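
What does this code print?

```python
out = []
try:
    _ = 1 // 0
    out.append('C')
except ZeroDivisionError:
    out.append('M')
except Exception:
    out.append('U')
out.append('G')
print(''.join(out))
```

Execution trace: 'M' (except ZeroDivisionError) → 'G' (after the try/except). Output: MG

Answer: MG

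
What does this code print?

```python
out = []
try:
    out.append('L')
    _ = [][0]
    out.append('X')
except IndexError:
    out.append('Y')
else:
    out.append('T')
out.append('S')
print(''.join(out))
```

Execution trace: 'L' (try body) → 'Y' (except IndexError) → 'S' (after the try/except). Output: LYS

Answer: LYS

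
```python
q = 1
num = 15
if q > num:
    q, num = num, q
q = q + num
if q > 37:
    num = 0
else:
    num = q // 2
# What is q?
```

Trace:
`q = 1` → q = 1
`num = 15` → num = 15
`if q > num: ...` → q > num is False → no variable changes
`q = q + num` → q = 16
`if q > 37: ...` → q > 37 is False, take else branch → num = 8
So q = 16

Answer: 16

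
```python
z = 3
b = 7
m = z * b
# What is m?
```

Trace:
`z = 3` → z = 3
`b = 7` → b = 7
`m = z * b` → m = 21
So m = 21

Answer: 21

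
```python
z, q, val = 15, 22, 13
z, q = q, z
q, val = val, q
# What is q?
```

Trace:
`z, q, val = 15, 22, 13` → z = 15; q = 22; val = 13
`z, q = q, z` → z = 22; q = 15
`q, val = val, q` → q = 13; val = 15
So q = 13

Answer: 13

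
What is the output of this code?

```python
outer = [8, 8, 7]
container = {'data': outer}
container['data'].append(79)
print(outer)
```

Key concept: dict holds reference to list.
Step by step:
`outer = [8, 8, 7]` → outer = [8, 8, 7]
`container = {'data': outer}` → container = {'data': [8, 8, 7]}
`container['data'].append(79)` → outer = [8, 8, 7, 79]; container = {'data': [8, 8, 7, 79]}
`print(outer)` → prints [8, 8, 7, 79]

Answer: [8, 8, 7, 79]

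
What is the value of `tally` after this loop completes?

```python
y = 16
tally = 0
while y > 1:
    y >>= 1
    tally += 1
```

Count right shifts until 1
`tally` takes the values: 0 → 1 → 2 → 3 → 4

Answer: 4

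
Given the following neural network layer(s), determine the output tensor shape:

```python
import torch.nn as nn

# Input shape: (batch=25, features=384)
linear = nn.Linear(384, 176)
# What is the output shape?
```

Input: (25, 384) -> Output: (25, 176)

Answer: (25, 176)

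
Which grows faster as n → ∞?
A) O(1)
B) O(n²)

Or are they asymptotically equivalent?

O(1) vs O(n²): Higher order terms dominate.

Answer: B) O(n²) grows faster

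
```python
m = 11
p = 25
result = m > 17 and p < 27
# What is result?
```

Trace:
`m = 11` → m = 11
`p = 25` → p = 25
`result = m > 17 and p < 27` → result = False
So result = False

Answer: False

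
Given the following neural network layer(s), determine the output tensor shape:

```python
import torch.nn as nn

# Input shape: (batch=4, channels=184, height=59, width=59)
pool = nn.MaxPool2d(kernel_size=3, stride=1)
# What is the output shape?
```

Input: (4, 184, 59, 59) -> Output: (4, 184, 57, 57)

Answer: (4, 184, 57, 57)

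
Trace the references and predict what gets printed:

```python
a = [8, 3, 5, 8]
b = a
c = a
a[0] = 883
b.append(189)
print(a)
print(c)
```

Key concept: multiple aliases.
Step by step:
`a = [8, 3, 5, 8]` → a = [8, 3, 5, 8]
`b = a` → b = [8, 3, 5, 8] (same object as a)
`c = a` → c = [8, 3, 5, 8] (same object as a, b)
`a[0] = 883` → a = [883, 3, 5, 8] (same object as b, c); b = [883, 3, 5, 8] (same object as a, c); c = [883, 3, 5, 8] (same object as a, b)
`b.append(189)` → a = [883, 3, 5, 8, 189] (same object as b, c); b = [883, 3, 5, 8, 189] (same object as a, c); c = [883, 3, 5, 8, 189] (same object as a, b)
`print(a)` → prints [883, 3, 5, 8, 189]
`print(c)` → prints [883, 3, 5, 8, 189]

Answer:
[883, 3, 5, 8, 189]
[883, 3, 5, 8, 189]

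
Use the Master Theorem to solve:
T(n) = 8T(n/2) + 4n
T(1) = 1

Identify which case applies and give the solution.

a=8, b=2, f(n)=4n. log_2(8) = 3. Since c=1 < 3, Case 1 applies: T(n) = Θ(n^log_b(a)) = O(n^3).

Answer: O(n^3) - Case 1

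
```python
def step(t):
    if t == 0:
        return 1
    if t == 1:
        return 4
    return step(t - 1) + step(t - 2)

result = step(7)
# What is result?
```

Build up from base cases: step(0)=1, step(1)=4, step(2)=5, step(3)=9, step(4)=14, step(5)=23, step(6)=37, ..., step(7)=60

Answer: 60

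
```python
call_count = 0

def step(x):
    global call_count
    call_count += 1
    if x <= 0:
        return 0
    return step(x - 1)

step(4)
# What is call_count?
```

Linear recursion stepping by 1: 5 calls from x=4 down to ≤0.

Answer: 5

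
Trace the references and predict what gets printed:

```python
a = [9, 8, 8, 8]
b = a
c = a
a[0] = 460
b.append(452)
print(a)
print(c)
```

Key concept: multiple aliases.
Step by step:
`a = [9, 8, 8, 8]` → a = [9, 8, 8, 8]
`b = a` → b = [9, 8, 8, 8] (same object as a)
`c = a` → c = [9, 8, 8, 8] (same object as a, b)
`a[0] = 460` → a = [460, 8, 8, 8] (same object as b, c); b = [460, 8, 8, 8] (same object as a, c); c = [460, 8, 8, 8] (same object as a, b)
`b.append(452)` → a = [460, 8, 8, 8, 452] (same object as b, c); b = [460, 8, 8, 8, 452] (same object as a, c); c = [460, 8, 8, 8, 452] (same object as a, b)
`print(a)` → prints [460, 8, 8, 8, 452]
`print(c)` → prints [460, 8, 8, 8, 452]

Answer:
[460, 8, 8, 8, 452]
[460, 8, 8, 8, 452]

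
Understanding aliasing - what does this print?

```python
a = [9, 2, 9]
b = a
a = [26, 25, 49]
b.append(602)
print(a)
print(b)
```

Key concept: rebinding vs mutation: a is rebound to a new list, b still points at the original.
Step by step:
`a = [9, 2, 9]` → a = [9, 2, 9]
`b = a` → b = [9, 2, 9] (same object as a)
`a = [26, 25, 49]` → a = [26, 25, 49]
`b.append(602)` → b = [9, 2, 9, 602]
`print(a)` → prints [26, 25, 49]
`print(b)` → prints [9, 2, 9, 602]

Answer:
[26, 25, 49]
[9, 2, 9, 602]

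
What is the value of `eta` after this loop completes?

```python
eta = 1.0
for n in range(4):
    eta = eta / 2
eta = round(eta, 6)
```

Halving LR 4 times: 1 / 2^4
`eta` takes the values: 1.0 → 0.5 → 0.25 → 0.125 → 0.0625

Answer: 0.0625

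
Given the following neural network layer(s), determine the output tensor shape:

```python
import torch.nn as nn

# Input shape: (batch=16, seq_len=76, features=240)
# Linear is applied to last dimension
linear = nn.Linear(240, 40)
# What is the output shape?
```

Input: (16, 76, 240) -> Output: (16, 76, 40)

Answer: (16, 76, 40)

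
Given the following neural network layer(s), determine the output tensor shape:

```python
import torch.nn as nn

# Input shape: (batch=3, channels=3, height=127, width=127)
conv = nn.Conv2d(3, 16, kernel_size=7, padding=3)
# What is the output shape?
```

Input: (3, 3, 127, 127) -> Output: (3, 16, 127, 127)

Answer: (3, 16, 127, 127)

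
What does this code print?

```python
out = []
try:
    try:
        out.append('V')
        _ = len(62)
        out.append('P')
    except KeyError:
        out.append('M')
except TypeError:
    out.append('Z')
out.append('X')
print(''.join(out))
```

Execution trace: 'V' (try body) → 'Z' (outer except TypeError) → 'X' (after the try/except). Output: VZX

Answer: VZX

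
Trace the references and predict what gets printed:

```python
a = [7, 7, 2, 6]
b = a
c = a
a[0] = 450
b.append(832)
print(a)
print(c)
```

Key concept: multiple aliases.
Step by step:
`a = [7, 7, 2, 6]` → a = [7, 7, 2, 6]
`b = a` → b = [7, 7, 2, 6] (same object as a)
`c = a` → c = [7, 7, 2, 6] (same object as a, b)
`a[0] = 450` → a = [450, 7, 2, 6] (same object as b, c); b = [450, 7, 2, 6] (same object as a, c); c = [450, 7, 2, 6] (same object as a, b)
`b.append(832)` → a = [450, 7, 2, 6, 832] (same object as b, c); b = [450, 7, 2, 6, 832] (same object as a, c); c = [450, 7, 2, 6, 832] (same object as a, b)
`print(a)` → prints [450, 7, 2, 6, 832]
`print(c)` → prints [450, 7, 2, 6, 832]

Answer:
[450, 7, 2, 6, 832]
[450, 7, 2, 6, 832]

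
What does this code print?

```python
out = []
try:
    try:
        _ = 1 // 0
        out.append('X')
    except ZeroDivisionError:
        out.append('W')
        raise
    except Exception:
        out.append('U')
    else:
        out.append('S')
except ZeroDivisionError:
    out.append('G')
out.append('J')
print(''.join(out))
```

Execution trace: 'W' (inner except ZeroDivisionError) → 'G' (outer except ZeroDivisionError) → 'J' (after the try/except). Output: WGJ

Answer: WGJ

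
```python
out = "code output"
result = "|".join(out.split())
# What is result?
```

Trace:
`out = "code output"` → out = 'code output'
`result = "|".join(out.split())` → result = 'code|output'
So result = 'code|output'

Answer: 'code|output'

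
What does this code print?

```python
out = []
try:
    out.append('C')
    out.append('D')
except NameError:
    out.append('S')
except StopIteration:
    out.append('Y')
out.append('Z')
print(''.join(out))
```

Execution trace: 'C' (try body) → 'D' (try body, no exception) → 'Z' (after the try/except). Output: CDZ

Answer: CDZ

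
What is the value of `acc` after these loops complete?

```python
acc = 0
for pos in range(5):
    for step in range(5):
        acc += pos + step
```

Sum of all pos+step for pos,step in 5x5
`acc` takes the values: 0 → 1 → 3 → 6 → 10 → 11 → 13 → 16 → 20 → 25 → 27 → 30 → 34 → 39 → 45 → 48 → 52 → 57 → 63 → 70 → 74 → 79 → 85 → 92 → 100

Answer: 100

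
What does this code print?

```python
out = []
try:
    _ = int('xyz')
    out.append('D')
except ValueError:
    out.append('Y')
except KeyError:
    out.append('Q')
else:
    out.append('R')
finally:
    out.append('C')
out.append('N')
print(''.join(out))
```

Execution trace: 'Y' (except ValueError) → 'C' (finally) → 'N' (after the try/except). Output: YCN

Answer: YCN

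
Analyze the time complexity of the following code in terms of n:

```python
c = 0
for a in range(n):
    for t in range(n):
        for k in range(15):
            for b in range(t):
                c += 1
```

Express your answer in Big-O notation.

Each loop level contributes: n × n × 1 × n. Multiplying the contributions gives O(n^3).

Answer: O(n^3)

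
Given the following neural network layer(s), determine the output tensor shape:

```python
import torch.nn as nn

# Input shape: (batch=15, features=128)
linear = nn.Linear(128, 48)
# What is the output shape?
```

Input: (15, 128) -> Output: (15, 48)

Answer: (15, 48)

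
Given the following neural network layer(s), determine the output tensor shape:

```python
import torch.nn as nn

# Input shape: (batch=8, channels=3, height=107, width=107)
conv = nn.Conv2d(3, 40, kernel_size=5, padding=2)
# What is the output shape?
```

Input: (8, 3, 107, 107) -> Output: (8, 40, 107, 107)

Answer: (8, 40, 107, 107)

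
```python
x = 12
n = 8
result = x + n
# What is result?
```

Trace:
`x = 12` → x = 12
`n = 8` → n = 8
`result = x + n` → result = 20
So result = 20

Answer: 20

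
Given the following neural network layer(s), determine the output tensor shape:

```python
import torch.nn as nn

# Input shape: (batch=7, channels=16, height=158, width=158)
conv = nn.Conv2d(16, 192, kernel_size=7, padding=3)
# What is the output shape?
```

Input: (7, 16, 158, 158) -> Output: (7, 192, 158, 158)

Answer: (7, 192, 158, 158)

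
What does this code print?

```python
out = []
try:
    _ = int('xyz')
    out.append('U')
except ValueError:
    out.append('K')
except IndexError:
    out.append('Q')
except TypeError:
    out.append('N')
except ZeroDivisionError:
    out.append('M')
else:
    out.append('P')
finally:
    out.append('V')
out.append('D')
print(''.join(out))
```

Execution trace: 'K' (except ValueError) → 'V' (finally) → 'D' (after the try/except). Output: KVD

Answer: KVD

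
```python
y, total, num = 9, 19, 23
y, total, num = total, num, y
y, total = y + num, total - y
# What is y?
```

Trace:
`y, total, num = 9, 19, 23` → y = 9; total = 19; num = 23
`y, total, num = total, num, y` → y = 19; total = 23; num = 9
`y, total = y + num, total - y` → y = 28; total = 4
So y = 28

Answer: 28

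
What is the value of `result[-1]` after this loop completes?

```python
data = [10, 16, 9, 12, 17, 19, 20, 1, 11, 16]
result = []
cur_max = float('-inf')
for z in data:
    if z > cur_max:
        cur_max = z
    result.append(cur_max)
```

Running max ends at 20
`result` takes the values: [] → [10] → [10, 16] → [10, 16, 16] → [10, 16, 16, 16] → [10, 16, 16, 16, 17] → [10, 16, 16, 16, 17, 19] → [10, 16, 16, 16, 17, 19, 20] → [10, 16, 16, 16, 17, 19, 20, 20] → [10, 16, 16, 16, 17, 19, 20, 20, 20] → [10, 16, 16, 16, 17, 19, 20, 20, 20, 20]
So `result[-1]` = 20

Answer: 20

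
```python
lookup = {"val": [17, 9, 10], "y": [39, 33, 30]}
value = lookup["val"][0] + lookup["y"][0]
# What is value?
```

Trace:
`lookup = {"val": [17, 9, 10], "y": [39, 33, 30]}` → lookup = {'val': [17, 9, 10], 'y': [39, 33, 30]}
`value = lookup["val"][0] + lookup["y"][0]` → value = 56
So value = 56

Answer: 56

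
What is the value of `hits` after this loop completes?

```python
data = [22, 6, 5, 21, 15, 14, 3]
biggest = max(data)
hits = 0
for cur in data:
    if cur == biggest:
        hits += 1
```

Count of max value 22 in [22, 6, 5, 21, 15, 14, 3]
`hits` takes the values: 0 → 1

Answer: 1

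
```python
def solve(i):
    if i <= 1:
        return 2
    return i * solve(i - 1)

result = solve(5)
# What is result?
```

solve(5) = 5 * 4 * 3 * 2 * 2 = 240

Answer: 240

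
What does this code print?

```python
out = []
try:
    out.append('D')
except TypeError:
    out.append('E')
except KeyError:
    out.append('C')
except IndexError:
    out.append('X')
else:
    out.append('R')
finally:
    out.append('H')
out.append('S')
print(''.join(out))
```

Execution trace: 'D' (try body, no exception) → 'R' (else) → 'H' (finally) → 'S' (after the try/except). Output: DRHS

Answer: DRHS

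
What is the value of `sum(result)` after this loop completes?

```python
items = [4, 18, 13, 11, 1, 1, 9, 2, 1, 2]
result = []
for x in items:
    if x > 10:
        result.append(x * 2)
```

Sum of doubled values > 10
`result` takes the values: [] → [36] → [36, 26] → [36, 26, 22]
So `sum(result)` = 84

Answer: 84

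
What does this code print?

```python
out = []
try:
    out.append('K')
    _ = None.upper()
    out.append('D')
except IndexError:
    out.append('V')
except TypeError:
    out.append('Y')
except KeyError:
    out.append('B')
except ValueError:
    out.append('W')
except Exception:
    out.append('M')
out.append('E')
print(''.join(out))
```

Execution trace: 'K' (try body) → 'M' (except Exception) → 'E' (after the try/except). Output: KME

Answer: KME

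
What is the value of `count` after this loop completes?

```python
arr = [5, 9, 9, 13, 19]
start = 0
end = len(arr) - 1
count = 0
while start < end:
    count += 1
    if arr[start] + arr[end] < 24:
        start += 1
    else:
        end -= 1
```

Steps to find pair summing to 24
`count` takes the values: 0 → 1 → 2 → 3 → 4

Answer: 4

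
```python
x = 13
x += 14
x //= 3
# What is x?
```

Trace:
`x = 13` → x = 13
`x += 14` → x = 27
`x //= 3` → x = 9
So x = 9

Answer: 9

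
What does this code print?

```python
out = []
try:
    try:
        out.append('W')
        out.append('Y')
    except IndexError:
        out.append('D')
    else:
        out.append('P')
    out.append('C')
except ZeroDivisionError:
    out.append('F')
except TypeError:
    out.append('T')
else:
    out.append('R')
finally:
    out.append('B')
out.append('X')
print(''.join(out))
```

Execution trace: 'W' (inner try body) → 'Y' (inner try body, no exception) → 'P' (inner else) → 'C' (try body, no exception) → 'R' (else) → 'B' (finally) → 'X' (after the try/except). Output: WYPCRBX

Answer: WYPCRBX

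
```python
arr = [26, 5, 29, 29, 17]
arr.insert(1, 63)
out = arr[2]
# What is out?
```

Trace:
`arr = [26, 5, 29, 29, 17]` → arr = [26, 5, 29, 29, 17]
`arr.insert(1, 63)` → arr = [26, 63, 5, 29, 29, 17]
`out = arr[2]` → out = 5
So out = 5

Answer: 5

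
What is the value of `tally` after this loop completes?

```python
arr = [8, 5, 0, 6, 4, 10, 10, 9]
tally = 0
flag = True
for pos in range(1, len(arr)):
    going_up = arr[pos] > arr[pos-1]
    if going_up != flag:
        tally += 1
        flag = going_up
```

Count direction changes in [8, 5, 0, 6, 4, 10, 10, 9]
`tally` takes the values: 0 → 1 → 2 → 3 → 4 → 5

Answer: 5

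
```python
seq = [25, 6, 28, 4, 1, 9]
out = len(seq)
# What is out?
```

Trace:
`seq = [25, 6, 28, 4, 1, 9]` → seq = [25, 6, 28, 4, 1, 9]
`out = len(seq)` → out = 6
So out = 6

Answer: 6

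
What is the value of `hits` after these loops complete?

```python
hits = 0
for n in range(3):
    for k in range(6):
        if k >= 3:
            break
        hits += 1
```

Inner breaks at 3, outer runs 3 times
`hits` takes the values: 0 → 1 → 2 → 3 → 4 → 5 → 6 → 7 → 8 → 9

Answer: 9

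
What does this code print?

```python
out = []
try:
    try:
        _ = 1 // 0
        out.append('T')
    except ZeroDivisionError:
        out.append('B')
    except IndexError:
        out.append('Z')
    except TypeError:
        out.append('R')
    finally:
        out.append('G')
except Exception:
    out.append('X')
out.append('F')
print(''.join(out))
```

Execution trace: 'B' (inner except ZeroDivisionError) → 'G' (inner finally) → 'F' (after the try/except). Output: BGF

Answer: BGF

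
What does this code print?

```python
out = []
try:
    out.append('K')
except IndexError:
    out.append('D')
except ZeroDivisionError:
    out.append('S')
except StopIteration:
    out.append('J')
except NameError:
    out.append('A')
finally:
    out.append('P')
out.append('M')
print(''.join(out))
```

Execution trace: 'K' (try body, no exception) → 'P' (finally) → 'M' (after the try/except). Output: KPM

Answer: KPM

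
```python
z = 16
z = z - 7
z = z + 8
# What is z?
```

Trace:
`z = 16` → z = 16
`z = z - 7` → z = 9
`z = z + 8` → z = 17
So z = 17

Answer: 17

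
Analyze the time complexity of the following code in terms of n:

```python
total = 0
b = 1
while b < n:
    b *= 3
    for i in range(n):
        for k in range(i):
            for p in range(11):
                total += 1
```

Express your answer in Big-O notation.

Each loop level contributes: log n × n × n × 1. Multiplying the contributions gives O(n^2 log n).

Answer: O(n^2 log n)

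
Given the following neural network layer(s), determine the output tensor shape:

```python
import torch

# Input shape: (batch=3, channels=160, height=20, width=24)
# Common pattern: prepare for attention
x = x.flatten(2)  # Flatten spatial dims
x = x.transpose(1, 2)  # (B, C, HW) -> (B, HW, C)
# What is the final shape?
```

Input: (3, 160, 20, 24) -> after flatten(2): (3, 160, 480) -> Output: (3, 480, 160)

Answer: (3, 480, 160)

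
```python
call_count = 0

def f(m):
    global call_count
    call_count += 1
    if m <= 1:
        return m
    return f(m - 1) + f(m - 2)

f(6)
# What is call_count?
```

Calls(m) = 1 + Calls(m-1) + Calls(m-2); Calls(0)=Calls(1)=1. For m=6 this gives 25.

Answer: 25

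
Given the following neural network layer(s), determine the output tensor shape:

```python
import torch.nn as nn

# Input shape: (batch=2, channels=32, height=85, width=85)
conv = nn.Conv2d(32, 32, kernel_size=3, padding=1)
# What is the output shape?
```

Input: (2, 32, 85, 85) -> Output: (2, 32, 85, 85)

Answer: (2, 32, 85, 85)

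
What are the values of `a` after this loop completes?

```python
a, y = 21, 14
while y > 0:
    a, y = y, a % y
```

GCD of 21 and 14
`a` takes the values: 21 → 14 → 7

Answer: 7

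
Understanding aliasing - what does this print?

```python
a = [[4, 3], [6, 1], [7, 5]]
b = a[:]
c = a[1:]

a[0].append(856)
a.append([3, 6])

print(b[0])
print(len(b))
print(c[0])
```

Key concept: slice with nested mutation.
Step by step:
`a = [[4, 3], [6, 1], [7, 5]]` → a = [[4, 3], [6, 1], [7, 5]]
`b = a[:]` → b = [[4, 3], [6, 1], [7, 5]]
`c = a[1:]` → c = [[6, 1], [7, 5]]
`a[0].append(856)` → a = [[4, 3, 856], [6, 1], [7, 5]]; b = [[4, 3, 856], [6, 1], [7, 5]]
`a.append([3, 6])` → a = [[4, 3, 856], [6, 1], [7, 5], [3, 6]]
`print(b[0])` → prints [4, 3, 856]
`print(len(b))` → prints 3
`print(c[0])` → prints [6, 1]

Answer:
[4, 3, 856]
3
[6, 1]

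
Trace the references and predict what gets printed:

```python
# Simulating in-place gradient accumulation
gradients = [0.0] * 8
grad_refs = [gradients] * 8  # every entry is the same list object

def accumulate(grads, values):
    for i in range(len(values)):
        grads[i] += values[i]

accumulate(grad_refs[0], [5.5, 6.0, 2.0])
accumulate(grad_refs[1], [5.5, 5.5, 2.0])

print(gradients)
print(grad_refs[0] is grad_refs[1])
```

Key concept: gradient accumulation aliasing.
Step by step:
`gradients = [0.0] * 8` → gradients = [0.0, 0.0, 0.0, 0.0, 0.0, 0.0, 0.0, 0.0]
`grad_refs = [gradients] * 8` → grad_refs = [[0.0, 0.0, 0.0, 0.0, 0.0, 0.0, 0.0, 0.0], [0.0, 0.0, 0.0, 0.0, 0.0, 0.0, 0.0, 0.0], [0.0, 0.0, 0.0, 0.0, 0.0, 0.0, 0.0, 0.0], [0.0, 0.0, 0.0, 0.0, 0.0, 0.0, 0.0, 0.0], [0.0, 0.0, 0.0, 0.0, 0.0, 0.0, 0.0, 0.0], [0.0, 0.0, 0.0, 0.0, 0.0, 0.0, 0.0, 0.0], [0.0, 0.0, 0.0, 0.0, 0.0, 0.0, 0.0, 0.0], [0.0, 0.0, 0.0, 0.0, 0.0, 0.0, 0.0, 0.0]]
`accumulate(grad_refs[0], [5.5, 6.0, 2.0])` → gradients = [5.5, 6.0, 2.0, 0.0, 0.0, 0.0, 0.0, 0.0]; grad_refs = [[5.5, 6.0, 2.0, 0.0, 0.0, 0.0, 0.0, 0.0], [5.5, 6.0, 2.0, 0.0, 0.0, 0.0, 0.0, 0.0], [5.5, 6.0, 2.0, 0.0, 0.0, 0.0, 0.0, 0.0], [5.5, 6.0, 2.0, 0.0, 0.0, 0.0, 0.0, 0.0], [5.5, 6.0, 2.0, 0.0, 0.0, 0.0, 0.0, 0.0], [5.5, 6.0, 2.0, 0.0, 0.0, 0.0, 0.0, 0.0], [5.5, 6.0, 2.0, 0.0, 0.0, 0.0, 0.0, 0.0], [5.5, 6.0, 2.0, 0.0, 0.0, 0.0, 0.0, 0.0]]
`accumulate(grad_refs[1], [5.5, 5.5, 2.0])` → gradients = [11.0, 11.5, 4.0, 0.0, 0.0, 0.0, 0.0, 0.0]; grad_refs = [[11.0, 11.5, 4.0, 0.0, 0.0, 0.0, 0.0, 0.0], [11.0, 11.5, 4.0, 0.0, 0.0, 0.0, 0.0, 0.0], [11.0, 11.5, 4.0, 0.0, 0.0, 0.0, 0.0, 0.0], [11.0, 11.5, 4.0, 0.0, 0.0, 0.0, 0.0, 0.0], [11.0, 11.5, 4.0, 0.0, 0.0, 0.0, 0.0, 0.0], [11.0, 11.5, 4.0, 0.0, 0.0, 0.0, 0.0, 0.0], [11.0, 11.5, 4.0, 0.0, 0.0, 0.0, 0.0, 0.0], [11.0, 11.5, 4.0, 0.0, 0.0, 0.0, 0.0, 0.0]]
`print(gradients)` → prints [11.0, 11.5, 4.0, 0.0, 0.0, 0.0, 0.0, 0.0]
`print(grad_refs[0] is grad_refs[1])` → prints True

Answer:
[11.0, 11.5, 4.0, 0.0, 0.0, 0.0, 0.0, 0.0]
True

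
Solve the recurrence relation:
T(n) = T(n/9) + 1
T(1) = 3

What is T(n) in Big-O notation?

Each step divides n by 9 and adds 1. After log_9(n) steps we reach T(1)=3. So T(n) = 1·log_9(n) + 3 = O(log n).

Answer: O(log n)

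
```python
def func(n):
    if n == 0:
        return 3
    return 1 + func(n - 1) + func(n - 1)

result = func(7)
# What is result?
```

func(n) = 1 + 2·func(n-1), func(0)=3. Closed form: (3+1)·2^7 - 1 = 511.

Answer: 511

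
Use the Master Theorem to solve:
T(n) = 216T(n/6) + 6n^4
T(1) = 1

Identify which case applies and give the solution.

a=216, b=6, f(n)=6n^4. log_6(216) = 3. Since c=4 > 3 and the regularity condition holds (216(n/6)^4 = (216/6^4)n^4 with 216/6^4 < 1), Case 3 applies: T(n) = Θ(f(n)) = O(n^4).

Answer: O(n^4) - Case 3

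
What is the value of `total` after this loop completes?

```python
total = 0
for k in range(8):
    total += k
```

Sum of 0 to 7 = 28
`total` takes the values: 0 → 1 → 3 → 6 → 10 → 15 → 21 → 28

Answer: 28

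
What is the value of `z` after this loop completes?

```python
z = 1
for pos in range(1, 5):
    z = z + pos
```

Start at 1, add 1 through 4
`z` takes the values: 1 → 2 → 4 → 7 → 11

Answer: 11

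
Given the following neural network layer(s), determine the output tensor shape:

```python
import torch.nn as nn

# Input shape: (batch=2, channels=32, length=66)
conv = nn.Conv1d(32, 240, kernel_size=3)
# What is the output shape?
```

Input: (2, 32, 66) -> Output: (2, 240, 64)

Answer: (2, 240, 64)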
____________________
Task requirements: Indicate the number of lines in the data above that contain the string "batch", without any additional text.

Answer to this task: 10